# WHAT THE TASK ASKS
Would you please transcribe, exactly as written, the lines of the entries below starting at the one that holds "co+ z h | 79 |" and ending at the one that holds "v al | 10 |", both included?

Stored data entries
□ □ □

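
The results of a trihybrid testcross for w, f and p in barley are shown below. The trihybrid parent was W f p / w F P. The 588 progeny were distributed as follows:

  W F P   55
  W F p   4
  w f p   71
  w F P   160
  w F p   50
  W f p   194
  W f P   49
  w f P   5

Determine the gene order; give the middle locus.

f

The two rarest classes, W F p and w f P, are the double crossovers. Comparing them with the parentals, only the f allele has switched, so f is the middle locus and the order is w – f – p.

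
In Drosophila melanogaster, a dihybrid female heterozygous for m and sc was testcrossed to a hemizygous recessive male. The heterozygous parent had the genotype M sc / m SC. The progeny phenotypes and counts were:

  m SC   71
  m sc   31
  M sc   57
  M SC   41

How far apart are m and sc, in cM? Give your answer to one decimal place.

36.0 cM

The recombinant classes are M SC and m sc: 41 + 31 = 72.
Recombination frequency = 72/200 = 0.3600 ≈ 36.0%, i.e. 36.0 cM.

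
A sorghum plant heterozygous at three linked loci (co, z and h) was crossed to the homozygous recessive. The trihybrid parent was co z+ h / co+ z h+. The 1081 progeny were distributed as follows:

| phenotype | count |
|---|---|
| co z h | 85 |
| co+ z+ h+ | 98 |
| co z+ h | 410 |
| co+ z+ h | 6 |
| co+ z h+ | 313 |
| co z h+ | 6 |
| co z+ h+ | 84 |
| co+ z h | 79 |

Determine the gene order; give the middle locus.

co

The two rarest classes, co+ z+ h and co z h+, are the double crossovers. Comparing them with the parentals, only the co allele has switched, so co is the middle locus and the order is h – co – z.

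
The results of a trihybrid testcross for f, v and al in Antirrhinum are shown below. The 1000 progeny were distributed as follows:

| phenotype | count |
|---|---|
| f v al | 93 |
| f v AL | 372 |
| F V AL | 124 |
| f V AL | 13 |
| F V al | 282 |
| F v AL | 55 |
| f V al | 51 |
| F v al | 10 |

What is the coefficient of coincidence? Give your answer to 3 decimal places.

0.743

The two most frequent reciprocal classes, f v AL and F V al, are the parental types, so the F1 was f v AL / F V al.
The two rarest classes, f V AL and F v al, are the double crossovers. Comparing them with the parentals, only the v allele has switched, so v is the middle locus and the order is al – v – f.
al–v: (217 + 23)/1000 = 0.2400; v–f: (106 + 23)/1000 = 0.1290.
Expected DCO frequency = 0.2400 × 0.1290 ≈ 0.03096; observed = 23/1000 ≈ 0.02300.
Coefficient of coincidence = 0.02300/0.03096 ≈ 0.743.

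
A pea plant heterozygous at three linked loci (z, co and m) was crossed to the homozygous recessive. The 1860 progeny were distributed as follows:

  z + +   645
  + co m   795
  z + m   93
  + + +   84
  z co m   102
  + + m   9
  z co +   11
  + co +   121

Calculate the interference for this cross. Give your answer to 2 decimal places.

0.23

The two most frequent reciprocal classes, + co m and z + +, are the parental types, so the F1 was + co m / z + +.
The two rarest classes, + + m and z co +, are the double crossovers. Comparing them with the parentals, only the co allele has switched, so co is the middle locus and the order is m – co – z.
m–co: (214 + 20)/1860 = 0.1258; co–z: (186 + 20)/1860 = 0.1108.
Expected DCO frequency = 0.1258 × 0.1108 ≈ 0.01394; observed = 20/1860 ≈ 0.01075.
Coefficient of coincidence = 0.01075/0.01394 ≈ 0.77; interference = 1 − 0.77 = 0.23.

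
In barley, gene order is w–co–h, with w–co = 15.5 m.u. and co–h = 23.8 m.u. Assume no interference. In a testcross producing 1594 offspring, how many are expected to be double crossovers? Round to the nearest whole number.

59

Map distances give recombination frequencies of 0.155 and 0.238 for the two intervals.
With no interference, expected double-crossover frequency = 0.155 × 0.238 = 0.03689.
Expected number = 0.03689 × 1594 = 58.80 ≈ 59.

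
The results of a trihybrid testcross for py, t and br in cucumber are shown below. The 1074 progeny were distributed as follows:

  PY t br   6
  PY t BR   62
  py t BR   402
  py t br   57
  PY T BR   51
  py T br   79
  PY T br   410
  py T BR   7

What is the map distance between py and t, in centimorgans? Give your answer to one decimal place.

The two most frequent reciprocal classes, py t BR and PY T br, are the parental types, so the F1 was py t BR / PY T br.
The two rarest classes, py T BR and PY t br, are the double crossovers. Comparing them with the parentals, only the t allele has switched, so t is the middle locus and the order is py – t – br.
Crossovers in the py–t interval produce the single-crossover classes PY t BR and py T br (62 + 79 = 141) plus the double crossovers (13).
RF(py–t) = (141 + 13) / 1074 = 154/1074 = 0.1434 → 14.3 centimorgans.

14.3 centimorgans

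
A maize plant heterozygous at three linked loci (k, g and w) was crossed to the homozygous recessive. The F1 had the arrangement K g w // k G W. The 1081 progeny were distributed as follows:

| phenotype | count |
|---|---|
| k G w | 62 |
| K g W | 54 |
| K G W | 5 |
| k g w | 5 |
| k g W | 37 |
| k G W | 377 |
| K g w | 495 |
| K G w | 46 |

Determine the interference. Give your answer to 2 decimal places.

0.08

The two rarest classes, k g w and K G W, are the double crossovers. Comparing them with the parentals, only the k allele has switched, so k is the middle locus and the order is w – k – g.
w–k: (116 + 10)/1081 = 0.1166; k–g: (83 + 10)/1081 = 0.0860.
Expected DCO frequency = 0.1166 × 0.0860 ≈ 0.01003; observed = 10/1081 ≈ 0.00925.
Coefficient of coincidence = 0.00925/0.01003 ≈ 0.92; interference = 1 − 0.92 = 0.08.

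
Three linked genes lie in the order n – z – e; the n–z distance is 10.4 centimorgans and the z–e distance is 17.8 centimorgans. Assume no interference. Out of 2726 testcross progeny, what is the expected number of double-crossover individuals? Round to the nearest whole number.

Map distances give recombination frequencies of 0.104 and 0.178 for the two intervals.
With no interference, expected double-crossover frequency = 0.104 × 0.178 = 0.01851.
Expected number = 0.01851 × 2726 = 50.46 ≈ 50.

50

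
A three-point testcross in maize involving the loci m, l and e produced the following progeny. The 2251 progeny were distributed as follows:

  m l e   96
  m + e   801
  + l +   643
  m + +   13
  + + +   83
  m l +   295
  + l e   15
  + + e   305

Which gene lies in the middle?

e

The two most frequent reciprocal classes, m + e and + l +, are the parental types, so the F1 was m + e / + l +.
The two rarest classes, m + + and + l e, are the double crossovers. Comparing them with the parentals, only the e allele has switched, so e is the middle locus and the order is m – e – l.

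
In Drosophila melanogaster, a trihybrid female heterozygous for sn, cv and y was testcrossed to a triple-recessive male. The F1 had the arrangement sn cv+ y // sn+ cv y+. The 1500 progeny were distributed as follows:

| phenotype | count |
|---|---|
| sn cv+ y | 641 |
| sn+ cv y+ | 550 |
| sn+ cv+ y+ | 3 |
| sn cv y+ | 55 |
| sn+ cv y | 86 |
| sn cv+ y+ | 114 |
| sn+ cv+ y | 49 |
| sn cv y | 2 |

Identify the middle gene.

cv

The two rarest classes, sn cv y and sn+ cv+ y+, are the double crossovers. Comparing them with the parentals, only the cv allele has switched, so cv is the middle locus and the order is sn – cv – y.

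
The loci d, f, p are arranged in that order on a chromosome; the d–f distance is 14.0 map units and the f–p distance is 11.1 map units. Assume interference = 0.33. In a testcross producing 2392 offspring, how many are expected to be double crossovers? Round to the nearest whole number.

Map distances give recombination frequencies of 0.140 and 0.111 for the two intervals.
With interference 0.33 (so coincidence = 0.67), expected double-crossover frequency = 0.140 × 0.111 × 0.67 = 0.01041.
Expected number = 0.01041 × 2392 = 24.91 ≈ 25.

25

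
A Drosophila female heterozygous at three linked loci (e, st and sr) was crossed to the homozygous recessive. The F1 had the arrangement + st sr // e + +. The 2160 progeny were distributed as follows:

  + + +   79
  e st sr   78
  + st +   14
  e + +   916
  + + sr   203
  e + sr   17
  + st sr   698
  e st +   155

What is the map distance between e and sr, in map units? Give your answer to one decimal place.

The two rarest classes, + st + and e + sr, are the double crossovers. Comparing them with the parentals, only the sr allele has switched, so sr is the middle locus and the order is e – sr – st.
Crossovers in the e–sr interval produce the single-crossover classes e st sr and + + + (78 + 79 = 157) plus the double crossovers (31).
RF(e–sr) = (157 + 31) / 2160 = 188/2160 = 0.0870 → 8.7 map units.

8.7 map units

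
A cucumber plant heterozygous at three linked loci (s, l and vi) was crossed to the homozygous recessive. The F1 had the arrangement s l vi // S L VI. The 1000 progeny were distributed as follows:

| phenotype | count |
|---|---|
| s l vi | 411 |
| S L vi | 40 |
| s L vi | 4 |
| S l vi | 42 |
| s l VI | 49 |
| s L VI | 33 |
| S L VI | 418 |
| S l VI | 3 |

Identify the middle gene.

The two rarest classes, s L vi and S l VI, are the double crossovers. Comparing them with the parentals, only the l allele has switched, so l is the middle locus and the order is s – l – vi.

l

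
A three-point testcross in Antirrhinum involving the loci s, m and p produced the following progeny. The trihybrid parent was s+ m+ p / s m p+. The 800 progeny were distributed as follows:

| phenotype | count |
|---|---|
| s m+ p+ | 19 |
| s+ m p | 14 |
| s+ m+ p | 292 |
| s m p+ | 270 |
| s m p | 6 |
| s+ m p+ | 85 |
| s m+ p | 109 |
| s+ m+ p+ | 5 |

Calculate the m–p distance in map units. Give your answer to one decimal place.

The two rarest classes, s+ m+ p+ and s m p, are the double crossovers. Comparing them with the parentals, only the p allele has switched, so p is the middle locus and the order is m – p – s.
Crossovers in the m–p interval produce the single-crossover classes s+ m p and s m+ p+ (14 + 19 = 33) plus the double crossovers (11).
RF(m–p) = (33 + 11) / 800 = 44/800 = 0.0550 → 5.5 map units.

5.5 map units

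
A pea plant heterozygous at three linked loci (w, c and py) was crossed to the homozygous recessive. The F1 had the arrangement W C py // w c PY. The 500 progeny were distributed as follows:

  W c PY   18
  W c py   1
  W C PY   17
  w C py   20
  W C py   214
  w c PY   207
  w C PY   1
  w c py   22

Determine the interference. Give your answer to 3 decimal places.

0.390

The two rarest classes, W c py and w C PY, are the double crossovers. Comparing them with the parentals, only the c allele has switched, so c is the middle locus and the order is py – c – w.
py–c: (39 + 2)/500 = 0.0820; c–w: (38 + 2)/500 = 0.0800.
Expected DCO frequency = 0.0820 × 0.0800 ≈ 0.00656; observed = 2/500 ≈ 0.00400.
Coefficient of coincidence = 0.00400/0.00656 ≈ 0.610; interference = 1 − 0.610 = 0.390.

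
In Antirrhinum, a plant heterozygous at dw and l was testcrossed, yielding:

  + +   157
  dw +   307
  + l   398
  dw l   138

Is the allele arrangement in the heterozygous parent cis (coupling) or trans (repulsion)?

The two most frequent classes are + l (398) and dw + (307); these are the parental (non-recombinant) types.
So the F1 carried + l on one chromosome and dw + on the other — the recessive alleles are on opposite chromosomes (trans / repulsion).

trans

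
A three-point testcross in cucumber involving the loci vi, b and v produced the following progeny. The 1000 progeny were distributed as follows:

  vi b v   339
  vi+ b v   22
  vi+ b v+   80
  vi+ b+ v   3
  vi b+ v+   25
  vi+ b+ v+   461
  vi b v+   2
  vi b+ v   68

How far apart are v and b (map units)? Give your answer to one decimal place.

The two most frequent reciprocal classes, vi b v and vi+ b+ v+, are the parental types, so the F1 was vi b v / vi+ b+ v+.
The two rarest classes, vi b v+ and vi+ b+ v, are the double crossovers. Comparing them with the parentals, only the v allele has switched, so v is the middle locus and the order is b – v – vi.
Crossovers in the b–v interval produce the single-crossover classes vi b+ v and vi+ b v+ (68 + 80 = 148) plus the double crossovers (5).
RF(b–v) = (148 + 5) / 1000 = 153/1000 = 0.1530 → 15.3 map units.

15.3 map units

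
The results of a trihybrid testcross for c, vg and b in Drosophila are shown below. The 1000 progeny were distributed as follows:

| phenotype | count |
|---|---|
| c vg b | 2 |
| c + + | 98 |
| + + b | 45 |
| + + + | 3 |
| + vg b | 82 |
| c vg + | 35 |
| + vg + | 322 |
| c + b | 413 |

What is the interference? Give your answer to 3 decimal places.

The two most frequent reciprocal classes, + vg + and c + b, are the parental types, so the F1 was + vg + / c + b.
The two rarest classes, + + + and c vg b, are the double crossovers. Comparing them with the parentals, only the vg allele has switched, so vg is the middle locus and the order is b – vg – c.
b–vg: (180 + 5)/1000 = 0.1850; vg–c: (80 + 5)/1000 = 0.0850.
Expected DCO frequency = 0.1850 × 0.0850 ≈ 0.01572; observed = 5/1000 ≈ 0.00500.
Coefficient of coincidence = 0.00500/0.01572 ≈ 0.318; interference = 1 − 0.318 = 0.682.

0.682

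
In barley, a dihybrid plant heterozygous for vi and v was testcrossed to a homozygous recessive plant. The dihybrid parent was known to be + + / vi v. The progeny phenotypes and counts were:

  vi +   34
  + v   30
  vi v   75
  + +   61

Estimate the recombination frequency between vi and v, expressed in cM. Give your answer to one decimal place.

32.0 cM

The recombinant classes are + v and vi +: 30 + 34 = 64.
Recombination frequency = 64/200 = 0.3200 ≈ 32.0%, i.e. 32.0 cM.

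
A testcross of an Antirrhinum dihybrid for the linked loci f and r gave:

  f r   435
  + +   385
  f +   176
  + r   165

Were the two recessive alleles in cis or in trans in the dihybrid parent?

The two most frequent classes are + + (385) and f r (435); these are the parental (non-recombinant) types.
So the F1 carried + + on one chromosome and f r on the other — the recessive alleles are on the same chromosome (cis / coupling).

cis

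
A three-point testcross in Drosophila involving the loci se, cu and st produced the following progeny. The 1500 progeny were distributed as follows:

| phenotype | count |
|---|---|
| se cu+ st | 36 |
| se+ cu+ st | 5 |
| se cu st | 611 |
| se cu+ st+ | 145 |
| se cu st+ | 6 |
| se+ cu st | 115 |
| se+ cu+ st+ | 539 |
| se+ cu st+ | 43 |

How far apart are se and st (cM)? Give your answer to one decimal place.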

□ □ □

# SOLUTION FOR THIS EXERCISE
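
| co+ z h | 79 |

Determine the gene order; give the middle locus.

co

The two rarest classes, co+ z+ h and co z h+, are the double crossovers. Comparing them with the parentals, only the co allele has switched, so co is the middle locus and the order is h – co – z.

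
The results of a trihybrid testcross for f, v and al in Antirrhinum are shown below. The 1000 progeny were distributed as follows:

| phenotype | count |
|---|---|
| f v al | 93 |
| f v AL | 372 |
| F V AL | 124 |
| f V AL | 13 |
| F V al | 282 |
| F v AL | 55 |
| f V al | 51 |
| F v al | 10 |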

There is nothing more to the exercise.